----- Material for this exercise
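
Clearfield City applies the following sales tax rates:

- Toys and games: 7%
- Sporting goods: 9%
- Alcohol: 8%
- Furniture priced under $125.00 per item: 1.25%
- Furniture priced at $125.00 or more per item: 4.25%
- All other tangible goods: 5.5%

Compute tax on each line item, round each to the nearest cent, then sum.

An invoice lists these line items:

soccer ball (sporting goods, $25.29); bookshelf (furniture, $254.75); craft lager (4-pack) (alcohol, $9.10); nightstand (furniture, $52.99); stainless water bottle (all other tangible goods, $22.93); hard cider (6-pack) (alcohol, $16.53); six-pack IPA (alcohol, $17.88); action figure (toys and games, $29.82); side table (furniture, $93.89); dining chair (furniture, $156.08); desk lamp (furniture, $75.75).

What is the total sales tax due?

Soccer ball $25.29: sporting goods → 9% → $2.28
Bookshelf $254.75: furniture, $125.00 or more → 4.25% → $10.83
Craft lager (4-pack) $9.10: alcohol → 8% → $0.73
Nightstand $52.99: furniture, under $125.00 → 1.25% → $0.66
Stainless water bottle $22.93: all other tangible goods → 5.5% → $1.26
Hard cider (6-pack) $16.53: alcohol → 8% → $1.32
Six-pack IPA $17.88: alcohol → 8% → $1.43
Action figure $29.82: toys and games → 7% → $2.09
Side table $93.89: furniture, under $125.00 → 1.25% → $1.17
Dining chair $156.08: furniture, $125.00 or more → 4.25% → $6.63
Desk lamp $75.75: furniture, under $125.00 → 1.25% → $0.95
Total tax = $2.28 + $10.83 + $0.73 + $0.66 + $1.26 + $1.32 + $1.43 + $2.09 + $1.17 + $6.63 + $0.95 = $29.35

$29.35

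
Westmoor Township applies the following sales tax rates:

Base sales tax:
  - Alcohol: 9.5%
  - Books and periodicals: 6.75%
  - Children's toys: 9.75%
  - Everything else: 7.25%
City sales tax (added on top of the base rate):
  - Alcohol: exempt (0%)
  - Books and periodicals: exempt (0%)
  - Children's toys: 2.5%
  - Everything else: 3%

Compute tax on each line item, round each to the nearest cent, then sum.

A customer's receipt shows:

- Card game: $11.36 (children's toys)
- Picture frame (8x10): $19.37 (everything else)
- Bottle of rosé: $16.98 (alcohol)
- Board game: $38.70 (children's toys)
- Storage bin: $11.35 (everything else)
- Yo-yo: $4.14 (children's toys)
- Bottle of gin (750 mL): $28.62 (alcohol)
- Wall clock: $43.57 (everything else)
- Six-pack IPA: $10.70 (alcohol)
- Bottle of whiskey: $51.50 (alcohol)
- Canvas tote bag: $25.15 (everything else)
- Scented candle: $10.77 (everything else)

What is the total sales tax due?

Card game $11.36: children's toys → 9.75% + 2.5% city = 12.25% → $1.39
Picture frame (8x10) $19.37: everything else → 7.25% + 3% city = 10.25% → $1.99
Bottle of rosé $16.98: alcohol → 9.5% + 0% city = 9.5% → $1.61
Board game $38.70: children's toys → 9.75% + 2.5% city = 12.25% → $4.74
Storage bin $11.35: everything else → 7.25% + 3% city = 10.25% → $1.16
Yo-yo $4.14: children's toys → 9.75% + 2.5% city = 12.25% → $0.51
Bottle of gin (750 mL) $28.62: alcohol → 9.5% + 0% city = 9.5% → $2.72
Wall clock $43.57: everything else → 7.25% + 3% city = 10.25% → $4.47
Six-pack IPA $10.70: alcohol → 9.5% + 0% city = 9.5% → $1.02
Bottle of whiskey $51.50: alcohol → 9.5% + 0% city = 9.5% → $4.89
Canvas tote bag $25.15: everything else → 7.25% + 3% city = 10.25% → $2.58
Scented candle $10.77: everything else → 7.25% + 3% city = 10.25% → $1.10
Total tax = $1.39 + $1.99 + $1.61 + $4.74 + $1.16 + $0.51 + $2.72 + $4.47 + $1.02 + $4.89 + $2.58 + $1.10 = $28.18

$28.18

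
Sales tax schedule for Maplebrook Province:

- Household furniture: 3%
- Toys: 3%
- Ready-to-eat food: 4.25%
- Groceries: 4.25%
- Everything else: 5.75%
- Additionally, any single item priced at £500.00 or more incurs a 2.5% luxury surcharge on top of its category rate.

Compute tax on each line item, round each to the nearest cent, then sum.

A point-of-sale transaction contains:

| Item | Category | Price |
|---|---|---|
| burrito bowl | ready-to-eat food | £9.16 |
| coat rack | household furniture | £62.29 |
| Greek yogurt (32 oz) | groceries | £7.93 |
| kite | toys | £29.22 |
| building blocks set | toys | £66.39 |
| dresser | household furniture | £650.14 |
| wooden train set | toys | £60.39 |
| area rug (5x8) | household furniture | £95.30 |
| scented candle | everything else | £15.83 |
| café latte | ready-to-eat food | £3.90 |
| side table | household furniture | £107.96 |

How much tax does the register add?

Burrito bowl £9.16: ready-to-eat food → 4.25% → £0.39
Coat rack £62.29: household furniture → 3% → £1.87
Greek yogurt (32 oz) £7.93: groceries → 4.25% → £0.34
Kite £29.22: toys → 3% → £0.88
Building blocks set £66.39: toys → 3% → £1.99
Dresser £650.14: household furniture → 3% + 2.5% surcharge = 5.5% → £35.76
Wooden train set £60.39: toys → 3% → £1.81
Area rug (5x8) £95.30: household furniture → 3% → £2.86
Scented candle £15.83: everything else → 5.75% → £0.91
Café latte £3.90: ready-to-eat food → 4.25% → £0.17
Side table £107.96: household furniture → 3% → £3.24
Total tax = £0.39 + £1.87 + £0.34 + £0.88 + £1.99 + £35.76 + £1.81 + £2.86 + £0.91 + £0.17 + £3.24 = £50.22

£50.22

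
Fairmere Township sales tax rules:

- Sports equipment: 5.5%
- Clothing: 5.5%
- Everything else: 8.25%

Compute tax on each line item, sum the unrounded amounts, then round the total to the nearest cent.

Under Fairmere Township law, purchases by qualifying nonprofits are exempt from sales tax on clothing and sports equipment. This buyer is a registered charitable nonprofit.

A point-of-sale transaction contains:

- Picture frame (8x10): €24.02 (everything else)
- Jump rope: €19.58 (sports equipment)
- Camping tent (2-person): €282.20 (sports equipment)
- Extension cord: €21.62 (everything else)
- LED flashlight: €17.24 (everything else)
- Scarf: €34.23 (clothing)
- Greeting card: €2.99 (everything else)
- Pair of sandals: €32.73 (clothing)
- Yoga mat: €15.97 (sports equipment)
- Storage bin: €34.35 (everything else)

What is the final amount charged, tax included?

€493.20

Picture frame (8x10) €24.02: everything else → 8.25% → €1.98165
Jump rope €19.58: sports equipment, buyer-exempt → 0% → €0.00
Camping tent (2-person) €282.20: sports equipment, buyer-exempt → 0% → €0.00
Extension cord €21.62: everything else → 8.25% → €1.78365
LED flashlight €17.24: everything else → 8.25% → €1.4223
Scarf €34.23: clothing, buyer-exempt → 0% → €0.00
Greeting card €2.99: everything else → 8.25% → €0.246675
Pair of sandals €32.73: clothing, buyer-exempt → 0% → €0.00
Yoga mat €15.97: sports equipment, buyer-exempt → 0% → €0.00
Storage bin €34.35: everything else → 8.25% → €2.833875
Subtotal = €484.93; unrounded tax = €8.26815 → €8.27; total due = €493.20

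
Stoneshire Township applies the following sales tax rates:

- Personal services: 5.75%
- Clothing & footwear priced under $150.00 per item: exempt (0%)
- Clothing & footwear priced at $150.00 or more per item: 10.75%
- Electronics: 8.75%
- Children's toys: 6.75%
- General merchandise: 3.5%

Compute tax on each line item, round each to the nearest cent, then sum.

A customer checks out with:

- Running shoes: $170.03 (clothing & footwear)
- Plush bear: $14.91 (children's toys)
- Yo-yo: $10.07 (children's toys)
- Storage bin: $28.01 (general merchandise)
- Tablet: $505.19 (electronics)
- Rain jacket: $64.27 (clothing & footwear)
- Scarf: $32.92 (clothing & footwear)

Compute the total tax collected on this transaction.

Running shoes $170.03: clothing & footwear, $150.00 or more → 10.75% → $18.28
Plush bear $14.91: children's toys → 6.75% → $1.01
Yo-yo $10.07: children's toys → 6.75% → $0.68
Storage bin $28.01: general merchandise → 3.5% → $0.98
Tablet $505.19: electronics → 8.75% → $44.20
Rain jacket $64.27: clothing & footwear, under $150.00 → 0% → $0.00
Scarf $32.92: clothing & footwear, under $150.00 → 0% → $0.00
Total tax = $18.28 + $1.01 + $0.68 + $0.98 + $44.20 = $65.15

$65.15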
----------
Repeat, character for character, the lines of the material above from the line with "- Bottle of rosé: $16.98 (alcohol)" through the line with "- Everything else: 5.75%".

● **Your solution**:
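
- Bottle of rosé: $16.98 (alcohol)
- Board game: $38.70 (children's toys)
- Storage bin: $11.35 (everything else)
- Yo-yo: $4.14 (children's toys)
- Bottle of gin (750 mL): $28.62 (alcohol)
- Wall clock: $43.57 (everything else)
- Six-pack IPA: $10.70 (alcohol)
- Bottle of whiskey: $51.50 (alcohol)
- Canvas tote bag: $25.15 (everything else)
- Scented candle: $10.77 (everything else)

What is the total sales tax due?

Card game $11.36: children's toys → 9.75% + 2.5% city = 12.25% → $1.39
Picture frame (8x10) $19.37: everything else → 7.25% + 3% city = 10.25% → $1.99
Bottle of rosé $16.98: alcohol → 9.5% + 0% city = 9.5% → $1.61
Board game $38.70: children's toys → 9.75% + 2.5% city = 12.25% → $4.74
Storage bin $11.35: everything else → 7.25% + 3% city = 10.25% → $1.16
Yo-yo $4.14: children's toys → 9.75% + 2.5% city = 12.25% → $0.51
Bottle of gin (750 mL) $28.62: alcohol → 9.5% + 0% city = 9.5% → $2.72
Wall clock $43.57: everything else → 7.25% + 3% city = 10.25% → $4.47
Six-pack IPA $10.70: alcohol → 9.5% + 0% city = 9.5% → $1.02
Bottle of whiskey $51.50: alcohol → 9.5% + 0% city = 9.5% → $4.89
Canvas tote bag $25.15: everything else → 7.25% + 3% city = 10.25% → $2.58
Scented candle $10.77: everything else → 7.25% + 3% city = 10.25% → $1.10
Total tax = $1.39 + $1.99 + $1.61 + $4.74 + $1.16 + $0.51 + $2.72 + $4.47 + $1.02 + $4.89 + $2.58 + $1.10 = $28.18

$28.18

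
Sales tax schedule for Maplebrook Province:

- Household furniture: 3%
- Toys: 3%
- Ready-to-eat food: 4.25%
- Groceries: 4.25%
- Everything else: 5.75%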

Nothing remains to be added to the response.